**EXERCISE**
Lines from the one containing "For how many integers a" through the last line of the data are to be repeated word for word, both ends included.

**DATA EXCERPTS**
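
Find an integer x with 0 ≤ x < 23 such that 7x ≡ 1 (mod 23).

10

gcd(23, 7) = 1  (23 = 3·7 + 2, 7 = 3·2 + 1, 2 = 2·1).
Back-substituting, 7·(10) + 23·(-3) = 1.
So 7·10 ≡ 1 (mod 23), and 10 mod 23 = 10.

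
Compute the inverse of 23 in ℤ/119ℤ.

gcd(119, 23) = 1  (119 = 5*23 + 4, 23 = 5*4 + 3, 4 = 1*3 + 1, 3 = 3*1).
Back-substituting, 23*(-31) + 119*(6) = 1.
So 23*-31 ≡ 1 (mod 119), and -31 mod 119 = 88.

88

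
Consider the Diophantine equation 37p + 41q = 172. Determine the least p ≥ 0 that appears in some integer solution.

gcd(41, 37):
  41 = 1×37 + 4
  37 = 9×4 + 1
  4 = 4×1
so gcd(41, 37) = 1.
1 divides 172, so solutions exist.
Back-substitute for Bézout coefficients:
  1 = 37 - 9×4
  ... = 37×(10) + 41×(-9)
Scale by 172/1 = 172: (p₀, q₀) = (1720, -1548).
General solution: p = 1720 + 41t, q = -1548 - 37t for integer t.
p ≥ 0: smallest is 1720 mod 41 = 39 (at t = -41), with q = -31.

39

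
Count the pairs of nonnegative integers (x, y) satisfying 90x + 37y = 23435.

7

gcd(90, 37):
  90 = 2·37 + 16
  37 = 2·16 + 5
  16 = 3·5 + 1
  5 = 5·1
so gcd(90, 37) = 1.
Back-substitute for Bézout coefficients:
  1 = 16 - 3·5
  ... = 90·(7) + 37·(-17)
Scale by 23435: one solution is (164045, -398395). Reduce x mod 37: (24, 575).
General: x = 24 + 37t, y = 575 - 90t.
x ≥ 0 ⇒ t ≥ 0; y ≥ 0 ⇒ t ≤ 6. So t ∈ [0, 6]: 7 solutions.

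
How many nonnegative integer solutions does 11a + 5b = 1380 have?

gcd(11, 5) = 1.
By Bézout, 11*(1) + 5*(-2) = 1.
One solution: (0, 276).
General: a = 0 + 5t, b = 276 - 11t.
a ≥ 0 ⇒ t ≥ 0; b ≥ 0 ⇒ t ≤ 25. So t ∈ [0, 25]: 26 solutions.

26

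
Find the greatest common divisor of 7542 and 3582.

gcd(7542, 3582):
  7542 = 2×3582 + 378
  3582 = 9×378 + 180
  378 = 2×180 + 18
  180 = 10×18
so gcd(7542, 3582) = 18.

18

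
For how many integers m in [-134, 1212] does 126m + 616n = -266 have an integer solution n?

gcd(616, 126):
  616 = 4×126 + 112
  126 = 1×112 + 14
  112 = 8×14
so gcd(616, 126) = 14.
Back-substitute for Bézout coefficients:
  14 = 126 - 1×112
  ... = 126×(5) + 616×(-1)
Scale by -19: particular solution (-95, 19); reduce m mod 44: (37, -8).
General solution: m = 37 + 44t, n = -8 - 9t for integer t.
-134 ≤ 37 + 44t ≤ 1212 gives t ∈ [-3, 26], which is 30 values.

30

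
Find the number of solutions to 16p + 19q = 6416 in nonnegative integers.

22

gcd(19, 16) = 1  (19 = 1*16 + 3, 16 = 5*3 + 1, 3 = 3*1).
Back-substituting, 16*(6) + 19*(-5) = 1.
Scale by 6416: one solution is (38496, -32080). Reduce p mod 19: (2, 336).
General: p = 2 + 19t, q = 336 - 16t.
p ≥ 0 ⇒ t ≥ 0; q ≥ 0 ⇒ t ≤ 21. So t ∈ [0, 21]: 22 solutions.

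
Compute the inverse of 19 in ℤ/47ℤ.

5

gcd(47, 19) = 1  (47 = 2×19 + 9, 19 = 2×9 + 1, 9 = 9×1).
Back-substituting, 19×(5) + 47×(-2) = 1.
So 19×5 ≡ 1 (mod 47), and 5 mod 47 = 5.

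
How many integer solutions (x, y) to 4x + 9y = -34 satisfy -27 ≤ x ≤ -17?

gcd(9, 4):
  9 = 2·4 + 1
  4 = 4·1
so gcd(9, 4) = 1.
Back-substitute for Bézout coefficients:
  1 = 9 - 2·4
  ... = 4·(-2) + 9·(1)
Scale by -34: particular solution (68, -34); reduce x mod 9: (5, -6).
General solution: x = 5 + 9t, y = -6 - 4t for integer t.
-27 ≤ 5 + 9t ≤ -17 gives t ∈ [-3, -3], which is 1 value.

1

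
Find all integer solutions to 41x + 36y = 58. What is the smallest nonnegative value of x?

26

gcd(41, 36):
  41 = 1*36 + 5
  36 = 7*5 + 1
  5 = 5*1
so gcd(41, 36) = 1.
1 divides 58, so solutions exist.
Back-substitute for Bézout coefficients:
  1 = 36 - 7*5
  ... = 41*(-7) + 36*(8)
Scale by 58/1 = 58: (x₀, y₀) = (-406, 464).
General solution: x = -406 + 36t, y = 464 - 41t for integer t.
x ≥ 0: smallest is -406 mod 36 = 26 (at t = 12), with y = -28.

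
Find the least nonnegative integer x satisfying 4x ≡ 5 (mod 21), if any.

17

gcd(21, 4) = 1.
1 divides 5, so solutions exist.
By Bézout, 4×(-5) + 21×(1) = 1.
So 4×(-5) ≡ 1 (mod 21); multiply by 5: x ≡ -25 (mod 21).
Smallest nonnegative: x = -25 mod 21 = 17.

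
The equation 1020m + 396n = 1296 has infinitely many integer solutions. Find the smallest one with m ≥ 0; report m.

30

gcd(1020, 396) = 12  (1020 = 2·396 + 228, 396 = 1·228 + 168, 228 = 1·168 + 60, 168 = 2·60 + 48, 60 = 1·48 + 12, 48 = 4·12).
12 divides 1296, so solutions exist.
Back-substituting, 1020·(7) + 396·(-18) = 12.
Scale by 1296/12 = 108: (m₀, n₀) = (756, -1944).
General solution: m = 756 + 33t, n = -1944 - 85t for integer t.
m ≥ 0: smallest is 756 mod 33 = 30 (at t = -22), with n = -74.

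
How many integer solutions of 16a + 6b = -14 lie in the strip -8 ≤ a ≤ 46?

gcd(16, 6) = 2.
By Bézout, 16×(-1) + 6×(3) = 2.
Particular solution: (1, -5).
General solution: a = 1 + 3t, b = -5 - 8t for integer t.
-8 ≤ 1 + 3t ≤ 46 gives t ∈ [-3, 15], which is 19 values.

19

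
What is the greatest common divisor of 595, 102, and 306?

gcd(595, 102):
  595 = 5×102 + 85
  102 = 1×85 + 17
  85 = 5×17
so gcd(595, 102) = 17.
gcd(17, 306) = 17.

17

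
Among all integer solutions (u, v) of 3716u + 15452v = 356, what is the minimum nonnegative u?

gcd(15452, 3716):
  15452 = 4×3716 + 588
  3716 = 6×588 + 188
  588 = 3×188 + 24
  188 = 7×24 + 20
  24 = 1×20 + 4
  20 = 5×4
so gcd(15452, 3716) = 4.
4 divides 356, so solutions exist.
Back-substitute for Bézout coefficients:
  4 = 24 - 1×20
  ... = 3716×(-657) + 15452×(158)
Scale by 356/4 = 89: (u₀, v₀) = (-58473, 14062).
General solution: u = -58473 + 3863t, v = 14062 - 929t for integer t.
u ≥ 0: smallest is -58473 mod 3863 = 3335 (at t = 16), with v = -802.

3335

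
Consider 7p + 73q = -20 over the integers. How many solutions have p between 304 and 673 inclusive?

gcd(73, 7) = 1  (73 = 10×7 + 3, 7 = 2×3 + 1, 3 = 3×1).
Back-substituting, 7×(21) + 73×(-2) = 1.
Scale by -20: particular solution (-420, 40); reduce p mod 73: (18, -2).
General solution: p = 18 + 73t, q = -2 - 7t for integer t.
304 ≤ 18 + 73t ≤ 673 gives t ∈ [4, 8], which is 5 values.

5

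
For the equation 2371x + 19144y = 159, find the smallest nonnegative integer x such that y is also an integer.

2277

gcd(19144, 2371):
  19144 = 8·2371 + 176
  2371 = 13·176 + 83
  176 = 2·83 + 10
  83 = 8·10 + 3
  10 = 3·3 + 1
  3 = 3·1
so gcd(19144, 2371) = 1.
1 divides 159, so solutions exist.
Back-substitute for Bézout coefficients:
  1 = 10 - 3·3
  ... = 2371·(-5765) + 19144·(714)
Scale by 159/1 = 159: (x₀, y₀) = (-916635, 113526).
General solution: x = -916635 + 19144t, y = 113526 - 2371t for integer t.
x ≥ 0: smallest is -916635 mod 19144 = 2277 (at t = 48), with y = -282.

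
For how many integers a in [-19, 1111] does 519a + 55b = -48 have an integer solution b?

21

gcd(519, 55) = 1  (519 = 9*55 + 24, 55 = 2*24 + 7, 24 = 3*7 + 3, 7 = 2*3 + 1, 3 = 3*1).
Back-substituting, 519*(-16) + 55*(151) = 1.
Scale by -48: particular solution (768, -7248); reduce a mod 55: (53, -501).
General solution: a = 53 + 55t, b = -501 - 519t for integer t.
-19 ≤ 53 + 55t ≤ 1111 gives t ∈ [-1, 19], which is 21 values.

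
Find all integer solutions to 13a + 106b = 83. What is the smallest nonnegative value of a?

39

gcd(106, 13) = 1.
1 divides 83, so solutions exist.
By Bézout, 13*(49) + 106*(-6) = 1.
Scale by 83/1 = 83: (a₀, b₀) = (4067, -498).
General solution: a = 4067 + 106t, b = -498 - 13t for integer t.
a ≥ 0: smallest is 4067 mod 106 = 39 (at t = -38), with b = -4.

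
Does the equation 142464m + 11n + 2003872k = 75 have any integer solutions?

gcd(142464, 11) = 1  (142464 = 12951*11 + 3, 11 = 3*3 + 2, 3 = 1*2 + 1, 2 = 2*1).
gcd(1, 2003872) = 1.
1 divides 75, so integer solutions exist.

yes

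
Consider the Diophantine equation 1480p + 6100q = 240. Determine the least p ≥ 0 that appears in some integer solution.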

**SOLUTION BELOW**
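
For how many integers a in [-19, 1111] does 519a + 55b = -48 have an integer solution b?

21

gcd(519, 55) = 1  (519 = 9*55 + 24, 55 = 2*24 + 7, 24 = 3*7 + 3, 7 = 2*3 + 1, 3 = 3*1).
Back-substituting, 519*(-16) + 55*(151) = 1.
Scale by -48: particular solution (768, -7248); reduce a mod 55: (53, -501).
General solution: a = 53 + 55t, b = -501 - 519t for integer t.
-19 ≤ 53 + 55t ≤ 1111 gives t ∈ [-1, 19], which is 21 values.

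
Find all integer solutions to 13a + 106b = 83. What is the smallest nonnegative value of a?

39

gcd(106, 13) = 1.
1 divides 83, so solutions exist.
By Bézout, 13*(49) + 106*(-6) = 1.
Scale by 83/1 = 83: (a₀, b₀) = (4067, -498).
General solution: a = 4067 + 106t, b = -498 - 13t for integer t.
a ≥ 0: smallest is 4067 mod 106 = 39 (at t = -38), with b = -4.

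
Does the equation 142464m + 11n + 2003872k = 75 have any integer solutions?

gcd(142464, 11) = 1  (142464 = 12951*11 + 3, 11 = 3*3 + 2, 3 = 1*2 + 1, 2 = 2*1).
gcd(1, 2003872) = 1.
1 divides 75, so integer solutions exist.

yes

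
Consider the Diophantine equation 1480p + 6100q = 240. Determine the least p ≥ 0 that appears in some integer solution.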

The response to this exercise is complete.